#### [Records to process]
__________________________________________________

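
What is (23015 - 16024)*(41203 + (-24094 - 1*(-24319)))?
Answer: 289623148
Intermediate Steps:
(23015 - 16024)*(41203 + (-24094 - 1*(-24319))) = 6991*(41203 + (-24094 + 24319)) = 6991*(41203 + 225) = 6991*41428 = 289623148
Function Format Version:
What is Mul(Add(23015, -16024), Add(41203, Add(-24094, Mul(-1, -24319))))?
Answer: 289623148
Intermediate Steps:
Mul(Add(23015, -16024), Add(41203, Add(-24094, Mul(-1, -24319)))) = Mul(6991, Add(41203, Add(-24094, 24319))) = Mul(6991, Add(41203, 225)) = Mul(6991, 41428) = 289623148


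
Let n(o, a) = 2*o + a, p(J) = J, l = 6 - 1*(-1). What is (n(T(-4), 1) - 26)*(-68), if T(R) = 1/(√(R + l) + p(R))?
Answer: 22644/13 + 136*√3/13 ≈ 1760.0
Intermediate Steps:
l = 7 (l = 6 + 1 = 7)
T(R) = 1/(R + √(7 + R)) (T(R) = 1/(√(R + 7) + R) = 1/(√(7 + R) + R) = 1/(R + √(7 + R)))
n(o, a) = a + 2*o
(n(T(-4), 1) - 26)*(-68) = ((1 + 2/(-4 + √(7 - 4))) - 26)*(-68) = ((1 + 2/(-4 + √3)) - 26)*(-68) = (-25 + 2/(-4 + √3))*(-68) = 1700 - 136/(-4 + √3)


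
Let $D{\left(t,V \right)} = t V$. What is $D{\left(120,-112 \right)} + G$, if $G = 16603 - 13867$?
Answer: $-10704$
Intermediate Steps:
$G = 2736$
$D{\left(t,V \right)} = V t$
$D{\left(120,-112 \right)} + G = \left(-112\right) 120 + 2736 = -13440 + 2736 = -10704$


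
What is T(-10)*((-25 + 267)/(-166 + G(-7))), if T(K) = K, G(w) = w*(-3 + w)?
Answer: 605/24 ≈ 25.208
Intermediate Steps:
T(-10)*((-25 + 267)/(-166 + G(-7))) = -10*(-25 + 267)/(-166 - 7*(-3 - 7)) = -2420/(-166 - 7*(-10)) = -2420/(-166 + 70) = -2420/(-96) = -2420*(-1)/96 = -10*(-121/48) = 605/24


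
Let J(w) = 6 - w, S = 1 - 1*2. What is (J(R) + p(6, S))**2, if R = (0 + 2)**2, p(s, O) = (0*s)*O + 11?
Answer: 169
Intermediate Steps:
S = -1 (S = 1 - 2 = -1)
p(s, O) = 11 (p(s, O) = 0*O + 11 = 0 + 11 = 11)
R = 4 (R = 2**2 = 4)
(J(R) + p(6, S))**2 = ((6 - 1*4) + 11)**2 = ((6 - 4) + 11)**2 = (2 + 11)**2 = 13**2 = 169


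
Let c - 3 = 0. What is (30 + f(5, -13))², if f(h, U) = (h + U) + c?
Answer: 625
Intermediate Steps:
c = 3 (c = 3 + 0 = 3)
f(h, U) = 3 + U + h (f(h, U) = (h + U) + 3 = (U + h) + 3 = 3 + U + h)
(30 + f(5, -13))² = (30 + (3 - 13 + 5))² = (30 - 5)² = 25² = 625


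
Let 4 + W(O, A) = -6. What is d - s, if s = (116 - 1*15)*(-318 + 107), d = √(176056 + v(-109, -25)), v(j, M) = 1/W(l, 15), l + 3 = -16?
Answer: 21311 + √17605590/10 ≈ 21731.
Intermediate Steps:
l = -19 (l = -3 - 16 = -19)
W(O, A) = -10 (W(O, A) = -4 - 6 = -10)
v(j, M) = -⅒ (v(j, M) = 1/(-10) = -⅒)
d = √17605590/10 (d = √(176056 - ⅒) = √(1760559/10) = √17605590/10 ≈ 419.59)
s = -21311 (s = (116 - 15)*(-211) = 101*(-211) = -21311)
d - s = √17605590/10 - 1*(-21311) = √17605590/10 + 21311 = 21311 + √17605590/10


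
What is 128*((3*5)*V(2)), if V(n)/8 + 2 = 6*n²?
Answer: 337920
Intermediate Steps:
V(n) = -16 + 48*n² (V(n) = -16 + 8*(6*n²) = -16 + 48*n²)
128*((3*5)*V(2)) = 128*((3*5)*(-16 + 48*2²)) = 128*(15*(-16 + 48*4)) = 128*(15*(-16 + 192)) = 128*(15*176) = 128*2640 = 337920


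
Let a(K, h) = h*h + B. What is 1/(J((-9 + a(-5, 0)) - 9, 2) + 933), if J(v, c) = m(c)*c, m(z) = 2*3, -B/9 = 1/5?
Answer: 1/945 ≈ 0.0010582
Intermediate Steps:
B = -9/5 ≈ -1.8000
a(K, h) = -9/5 + h² (a(K, h) = h*h - 9/5 = h² - 9/5 = -9/5 + h²)
m(z) = 6
J(v, c) = 6*c
1/(J((-9 + a(-5, 0)) - 9, 2) + 933) = 1/(6*2 + 933) = 1/(12 + 933) = 1/945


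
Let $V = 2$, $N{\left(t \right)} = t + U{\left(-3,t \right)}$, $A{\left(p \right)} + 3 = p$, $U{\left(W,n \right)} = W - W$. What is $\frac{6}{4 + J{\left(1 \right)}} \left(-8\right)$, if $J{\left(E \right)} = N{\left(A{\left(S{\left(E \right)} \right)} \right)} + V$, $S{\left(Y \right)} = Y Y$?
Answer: $-12$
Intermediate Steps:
$U{\left(W,n \right)} = 0$
$S{\left(Y \right)} = Y^{2}$
$A{\left(p \right)} = -3 + p$
$N{\left(t \right)} = t$ ($N{\left(t \right)} = t + 0 = t$)
$J{\left(E \right)} = -1 + E^{2}$ ($J{\left(E \right)} = \left(-3 + E^{2}\right) + 2 = -1 + E^{2}$)
$\frac{6}{4 + J{\left(1 \right)}} \left(-8\right) = \frac{6}{4 - \left(1 - 1^{2}\right)} \left(-8\right) = \frac{6}{4 + \left(-1 + 1\right)} \left(-8\right) = \frac{6}{4 + 0} \left(-8\right) = \frac{6}{4} \left(-8\right) = 6 \cdot \frac{1}{4} \left(-8\right) = \frac{3}{2} \left(-8\right) = -12$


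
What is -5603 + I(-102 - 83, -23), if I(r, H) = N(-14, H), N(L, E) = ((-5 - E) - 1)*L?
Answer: -5841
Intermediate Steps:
N(L, E) = L*(-6 - E) (N(L, E) = (-6 - E)*L = L*(-6 - E))
I(r, H) = 84 + 14*H (I(r, H) = -1*(-14)*(6 + H) = 84 + 14*H)
-5603 + I(-102 - 83, -23) = -5603 + (84 + 14*(-23)) = -5603 + (84 - 322) = -5603 - 238 = -5841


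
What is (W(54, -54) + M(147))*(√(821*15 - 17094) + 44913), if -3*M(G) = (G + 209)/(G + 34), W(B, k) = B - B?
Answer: -5329676/181 - 1068*I*√59/181 ≈ -29446.0 - 45.323*I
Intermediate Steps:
W(B, k) = 0
M(G) = -(209 + G)/(3*(34 + G)) (M(G) = -(G + 209)/(3*(G + 34)) = -(209 + G)/(3*(34 + G)))
(W(54, -54) + M(147))*(√(821*15 - 17094) + 44913) = (0 + (-209 - 1*147)/(3*(34 + 147)))*(√(821*15 - 17094) + 44913) = (0 + (⅓)*(-209 - 147)/181)*(√(12315 - 17094) + 44913) = (0 + (⅓)*(1/181)*(-356))*(√(-4779) + 44913) = (0 - 356/543)*(9*I*√59 + 44913) = -356*(44913 + 9*I*√59)/543 = -5329676/181 - 1068*I*√59/181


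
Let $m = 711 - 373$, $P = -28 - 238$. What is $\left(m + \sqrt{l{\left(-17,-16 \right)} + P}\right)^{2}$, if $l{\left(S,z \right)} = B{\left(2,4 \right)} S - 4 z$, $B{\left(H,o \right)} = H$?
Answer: $114008 + 1352 i \sqrt{59} \approx 1.1401 \cdot 10^{5} + 10385.0 i$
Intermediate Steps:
$P = -266$
$l{\left(S,z \right)} = - 4 z + 2 S$ ($l{\left(S,z \right)} = 2 S - 4 z = - 4 z + 2 S$)
$m = 338$
$\left(m + \sqrt{l{\left(-17,-16 \right)} + P}\right)^{2} = \left(338 + \sqrt{\left(\left(-4\right) \left(-16\right) + 2 \left(-17\right)\right) - 266}\right)^{2} = \left(338 + \sqrt{\left(64 - 34\right) - 266}\right)^{2} = \left(338 + \sqrt{30 - 266}\right)^{2} = \left(338 + \sqrt{-236}\right)^{2} = \left(338 + 2 i \sqrt{59}\right)^{2}$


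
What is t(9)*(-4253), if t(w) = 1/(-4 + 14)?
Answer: -4253/10 ≈ -425.30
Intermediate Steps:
t(w) = ⅒ (t(w) = 1/10 = ⅒)
t(9)*(-4253) = (⅒)*(-4253) = -4253/10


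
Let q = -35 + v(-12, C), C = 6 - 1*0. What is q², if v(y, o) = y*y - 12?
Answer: 9409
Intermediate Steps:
C = 6 (C = 6 + 0 = 6)
v(y, o) = -12 + y² (v(y, o) = y² - 12 = -12 + y²)
q = 97 (q = -35 + (-12 + (-12)²) = -35 + (-12 + 144) = -35 + 132 = 97)
q² = 97² = 9409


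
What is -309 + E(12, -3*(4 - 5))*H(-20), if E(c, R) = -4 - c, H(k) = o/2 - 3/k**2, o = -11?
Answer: -5522/25 ≈ -220.88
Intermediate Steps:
H(k) = -11/2 - 3/k**2
-309 + E(12, -3*(4 - 5))*H(-20) = -309 + (-4 - 1*12)*(-11/2 - 3/(-20)**2) = -309 + (-4 - 12)*(-11/2 - 3*1/400) = -309 - 16*(-11/2 - 3/400) = -309 - 16*(-2203/400) = -309 + 2203/25 = -5522/25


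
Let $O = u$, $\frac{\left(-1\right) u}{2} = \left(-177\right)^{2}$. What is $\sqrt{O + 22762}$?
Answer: $2 i \sqrt{9974} \approx 199.74 i$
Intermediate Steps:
$u = -62658$ ($u = - 2 \left(-177\right)^{2} = \left(-2\right) 31329 = -62658$)
$O = -62658$
$\sqrt{O + 22762} = \sqrt{-62658 + 22762} = \sqrt{-39896} = 2 i \sqrt{9974}$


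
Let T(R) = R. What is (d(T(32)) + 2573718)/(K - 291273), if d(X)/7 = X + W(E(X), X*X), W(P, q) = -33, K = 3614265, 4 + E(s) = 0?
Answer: 2573711/3322992 ≈ 0.77452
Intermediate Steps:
E(s) = -4 (E(s) = -4 + 0 = -4)
d(X) = -231 + 7*X (d(X) = 7*(X - 33) = 7*(-33 + X) = -231 + 7*X)
(d(T(32)) + 2573718)/(K - 291273) = ((-231 + 7*32) + 2573718)/(3614265 - 291273) = ((-231 + 224) + 2573718)/3322992 = (-7 + 2573718)*(1/3322992) = 2573711*(1/3322992) = 2573711/3322992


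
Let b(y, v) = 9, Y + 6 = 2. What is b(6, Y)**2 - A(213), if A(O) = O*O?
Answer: -45288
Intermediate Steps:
Y = -4 (Y = -6 + 2 = -4)
A(O) = O**2
b(6, Y)**2 - A(213) = 9**2 - 1*213**2 = 81 - 1*45369 = 81 - 45369 = -45288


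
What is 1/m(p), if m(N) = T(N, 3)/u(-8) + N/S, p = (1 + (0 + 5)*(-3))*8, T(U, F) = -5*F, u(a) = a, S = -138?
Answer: 552/1483 ≈ 0.37222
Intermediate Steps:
p = -112 (p = (1 + 5*(-3))*8 = (1 - 15)*8 = -14*8 = -112)
m(N) = 15/8 - N/138 (m(N) = -5*3/(-8) + N/(-138) = -15*(-1/8) + N*(-1/138) = 15/8 - N/138)
1/m(p) = 1/(15/8 - 1/138*(-112)) = 1/(15/8 + 56/69) = 1/(1483/552) = 552/1483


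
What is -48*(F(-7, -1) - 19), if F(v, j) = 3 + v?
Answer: 1104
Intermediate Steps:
-48*(F(-7, -1) - 19) = -48*((3 - 7) - 19) = -48*(-4 - 19) = -48*(-23) = 1104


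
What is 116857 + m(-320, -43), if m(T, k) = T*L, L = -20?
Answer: 123257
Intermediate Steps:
m(T, k) = -20*T (m(T, k) = T*(-20) = -20*T)
116857 + m(-320, -43) = 116857 - 20*(-320) = 116857 + 6400 = 123257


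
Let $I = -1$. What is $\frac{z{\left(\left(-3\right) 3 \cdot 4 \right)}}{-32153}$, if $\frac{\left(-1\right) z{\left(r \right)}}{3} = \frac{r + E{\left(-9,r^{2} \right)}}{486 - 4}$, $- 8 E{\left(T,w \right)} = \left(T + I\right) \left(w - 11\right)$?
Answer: $\frac{1713}{5635544} \approx 0.00030396$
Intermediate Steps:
$E{\left(T,w \right)} = - \frac{\left(-1 + T\right) \left(-11 + w\right)}{8}$ ($E{\left(T,w \right)} = - \frac{\left(T - 1\right) \left(w - 11\right)}{8} = - \frac{\left(-1 + T\right) \left(-11 + w\right)}{8}$)
$z{\left(r \right)} = \frac{165}{1928} - \frac{15 r^{2}}{1928} - \frac{3 r}{482}$ ($z{\left(r \right)} = - 3 \frac{r + \left(- \frac{11}{8} + \frac{r^{2}}{8} + \frac{11}{8} \left(-9\right) - - \frac{9 r^{2}}{8}\right)}{486 - 4} = - 3 \frac{r + \left(- \frac{11}{8} + \frac{r^{2}}{8} - \frac{99}{8} + \frac{9 r^{2}}{8}\right)}{482} = - 3 \left(r + \left(- \frac{55}{4} + \frac{5 r^{2}}{4}\right)\right) \frac{1}{482} = - 3 \left(- \frac{55}{4} + r + \frac{5 r^{2}}{4}\right) \frac{1}{482} = - 3 \left(- \frac{55}{1928} + \frac{r}{482} + \frac{5 r^{2}}{1928}\right) = \frac{165}{1928} - \frac{15 r^{2}}{1928} - \frac{3 r}{482}$)
$\frac{z{\left(\left(-3\right) 3 \cdot 4 \right)}}{-32153} = \frac{\frac{165}{1928} - \frac{15 \left(\left(-3\right) 3 \cdot 4\right)^{2}}{1928} - \frac{3 \left(-3\right) 3 \cdot 4}{482}}{-32153} = \left(\frac{165}{1928} - \frac{15 \left(\left(-9\right) 4\right)^{2}}{1928} - \frac{3 \left(\left(-9\right) 4\right)}{482}\right) \left(- \frac{1}{32153}\right) = \left(\frac{165}{1928} - \frac{15 \left(-36\right)^{2}}{1928} - - \frac{54}{241}\right) \left(- \frac{1}{32153}\right) = \left(\frac{165}{1928} - \frac{2430}{241} + \frac{54}{241}\right) \left(- \frac{1}{32153}\right) = \left(- \frac{18843}{1928}\right) \left(- \frac{1}{32153}\right) = \frac{1713}{5635544}$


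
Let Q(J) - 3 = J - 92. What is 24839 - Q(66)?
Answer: 24862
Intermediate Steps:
Q(J) = -89 + J (Q(J) = 3 + (J - 92) = 3 + (-92 + J) = -89 + J)
24839 - Q(66) = 24839 - (-89 + 66) = 24839 - 1*(-23) = 24839 + 23 = 24862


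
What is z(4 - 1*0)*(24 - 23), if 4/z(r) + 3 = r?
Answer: 4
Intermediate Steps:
z(r) = 4/(-3 + r)
z(4 - 1*0)*(24 - 23) = (4/(-3 + (4 - 1*0)))*(24 - 23) = (4/(-3 + (4 + 0)))*1 = (4/(-3 + 4))*1 = (4/1)*1 = (4*1)*1 = 4*1 = 4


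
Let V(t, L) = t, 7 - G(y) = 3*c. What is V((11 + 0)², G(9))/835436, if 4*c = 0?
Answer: 121/835436 ≈ 0.00014483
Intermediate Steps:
c = 0 (c = (¼)*0 = 0)
G(y) = 7 (G(y) = 7 - 3*0 = 7 - 1*0 = 7 + 0 = 7)
V((11 + 0)², G(9))/835436 = (11 + 0)²/835436 = 11²*(1/835436) = 121*(1/835436) = 121/835436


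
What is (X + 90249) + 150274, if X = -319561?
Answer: -79038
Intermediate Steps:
(X + 90249) + 150274 = (-319561 + 90249) + 150274 = -229312 + 150274 = -79038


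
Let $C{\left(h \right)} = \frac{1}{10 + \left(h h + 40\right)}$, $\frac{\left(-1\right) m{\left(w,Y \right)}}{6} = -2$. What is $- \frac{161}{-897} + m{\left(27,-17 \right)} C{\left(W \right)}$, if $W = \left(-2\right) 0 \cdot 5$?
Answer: $\frac{409}{975} \approx 0.41949$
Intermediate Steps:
$W = 0$ ($W = 0 \cdot 5 = 0$)
$m{\left(w,Y \right)} = 12$ ($m{\left(w,Y \right)} = \left(-6\right) \left(-2\right) = 12$)
$C{\left(h \right)} = \frac{1}{50 + h^{2}}$ ($C{\left(h \right)} = \frac{1}{10 + \left(h^{2} + 40\right)} = \frac{1}{10 + \left(40 + h^{2}\right)} = \frac{1}{50 + h^{2}}$)
$- \frac{161}{-897} + m{\left(27,-17 \right)} C{\left(W \right)} = - \frac{161}{-897} + \frac{12}{50 + 0^{2}} = \left(-161\right) \left(- \frac{1}{897}\right) + \frac{12}{50 + 0} = \frac{7}{39} + \frac{12}{50} = \frac{7}{39} + 12 \cdot \frac{1}{50} = \frac{7}{39} + \frac{6}{25} = \frac{409}{975}$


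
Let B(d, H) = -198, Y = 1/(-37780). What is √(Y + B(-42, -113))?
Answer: I*√70652765245/18890 ≈ 14.071*I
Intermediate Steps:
Y = -1/37780 ≈ -2.6469e-5
√(Y + B(-42, -113)) = √(-1/37780 - 198) = √(-7480441/37780) = I*√70652765245/18890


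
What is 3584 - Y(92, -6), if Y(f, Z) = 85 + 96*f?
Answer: -5333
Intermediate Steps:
3584 - Y(92, -6) = 3584 - (85 + 96*92) = 3584 - (85 + 8832) = 3584 - 1*8917 = 3584 - 8917 = -5333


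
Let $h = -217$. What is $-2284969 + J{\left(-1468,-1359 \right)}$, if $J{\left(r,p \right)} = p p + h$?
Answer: $-438305$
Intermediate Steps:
$J{\left(r,p \right)} = -217 + p^{2}$ ($J{\left(r,p \right)} = p p - 217 = p^{2} - 217 = -217 + p^{2}$)
$-2284969 + J{\left(-1468,-1359 \right)} = -2284969 - \left(217 - \left(-1359\right)^{2}\right) = -2284969 + \left(-217 + 1846881\right) = -2284969 + 1846664 = -438305$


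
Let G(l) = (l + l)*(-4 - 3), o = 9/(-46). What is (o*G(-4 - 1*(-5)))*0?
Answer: 0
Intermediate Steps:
o = -9/46 (o = 9*(-1/46) = -9/46 ≈ -0.19565)
G(l) = -14*l (G(l) = (2*l)*(-7) = -14*l)
(o*G(-4 - 1*(-5)))*0 = -(-63)*(-4 - 1*(-5))/23*0 = -(-63)*(-4 + 5)/23*0 = -(-63)/23*0 = -9/46*(-14)*0 = (63/23)*0 = 0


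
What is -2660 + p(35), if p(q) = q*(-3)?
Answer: -2765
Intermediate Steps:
p(q) = -3*q
-2660 + p(35) = -2660 - 3*35 = -2660 - 105 = -2765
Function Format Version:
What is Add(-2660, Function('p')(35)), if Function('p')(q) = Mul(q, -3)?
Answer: -2765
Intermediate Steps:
Function('p')(q) = Mul(-3, q)
Add(-2660, Function('p')(35)) = Add(-2660, Mul(-3, 35)) = Add(-2660, -105) = -2765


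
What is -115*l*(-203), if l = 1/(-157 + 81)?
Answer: -23345/76 ≈ -307.17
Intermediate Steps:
l = -1/76 (l = 1/(-76) = -1/76 ≈ -0.013158)
-115*l*(-203) = -115*(-1/76)*(-203) = (115/76)*(-203) = -23345/76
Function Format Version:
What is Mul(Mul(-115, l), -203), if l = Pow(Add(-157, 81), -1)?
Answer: Rational(-23345, 76) ≈ -307.17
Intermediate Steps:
l = Rational(-1, 76) (l = Pow(-76, -1) = Rational(-1, 76) ≈ -0.013158)
Mul(Mul(-115, l), -203) = Mul(Mul(-115, Rational(-1, 76)), -203) = Mul(Rational(115, 76), -203) = Rational(-23345, 76)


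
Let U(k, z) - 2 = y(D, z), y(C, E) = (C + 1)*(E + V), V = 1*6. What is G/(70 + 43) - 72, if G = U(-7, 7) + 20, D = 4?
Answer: -8049/113 ≈ -71.230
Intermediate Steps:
V = 6
y(C, E) = (1 + C)*(6 + E) (y(C, E) = (C + 1)*(E + 6) = (1 + C)*(6 + E))
U(k, z) = 32 + 5*z (U(k, z) = 2 + (6 + z + 6*4 + 4*z) = 2 + (6 + z + 24 + 4*z) = 2 + (30 + 5*z) = 32 + 5*z)
G = 87 (G = (32 + 5*7) + 20 = (32 + 35) + 20 = 67 + 20 = 87)
G/(70 + 43) - 72 = 87/(70 + 43) - 72 = 87/113 - 72 = -8049/113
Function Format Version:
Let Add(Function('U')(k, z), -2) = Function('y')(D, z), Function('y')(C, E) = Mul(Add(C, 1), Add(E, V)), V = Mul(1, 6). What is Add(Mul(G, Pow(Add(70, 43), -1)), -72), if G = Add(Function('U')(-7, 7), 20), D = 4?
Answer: Rational(-8049, 113) ≈ -71.230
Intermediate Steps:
V = 6
Function('y')(C, E) = Mul(Add(1, C), Add(6, E)) (Function('y')(C, E) = Mul(Add(C, 1), Add(E, 6)) = Mul(Add(1, C), Add(6, E)))
Function('U')(k, z) = Add(32, Mul(5, z)) (Function('U')(k, z) = Add(2, Add(6, z, Mul(6, 4), Mul(4, z))) = Add(2, Add(6, z, 24, Mul(4, z))) = Add(2, Add(30, Mul(5, z))) = Add(32, Mul(5, z)))
G = 87 (G = Add(Add(32, Mul(5, 7)), 20) = Add(Add(32, 35), 20) = Add(67, 20) = 87)
Add(Mul(G, Pow(Add(70, 43), -1)), -72) = Add(Mul(87, Pow(Add(70, 43), -1)), -72) = Add(Mul(87, Pow(113, -1)), -72) = Add(Mul(87, Rational(1, 113)), -72) = Add(Rational(87, 113), -72) = Rational(-8049, 113)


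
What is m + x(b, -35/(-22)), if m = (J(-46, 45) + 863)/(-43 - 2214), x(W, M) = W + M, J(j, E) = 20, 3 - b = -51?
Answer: 2740885/49654 ≈ 55.200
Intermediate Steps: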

__________________________________________________

#### [Required action]
Repeat, word for word, the lines above between the line holding "What is 128*((3*5)*V(2)), if" and the line holding "Answer: 1/945 ≈ 0.0010582", inclusive; omit everything else.

#### [Answer below]
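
What is 128*((3*5)*V(2)), if V(n)/8 + 2 = 6*n²?
Answer: 337920
Intermediate Steps:
V(n) = -16 + 48*n² (V(n) = -16 + 8*(6*n²) = -16 + 48*n²)
128*((3*5)*V(2)) = 128*((3*5)*(-16 + 48*2²)) = 128*(15*(-16 + 48*4)) = 128*(15*(-16 + 192)) = 128*(15*176) = 128*2640 = 337920


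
Let a(K, h) = h*h + B. What is 1/(J((-9 + a(-5, 0)) - 9, 2) + 933), if J(v, c) = m(c)*c, m(z) = 2*3, -B/9 = 1/5?
Answer: 1/945 ≈ 0.0010582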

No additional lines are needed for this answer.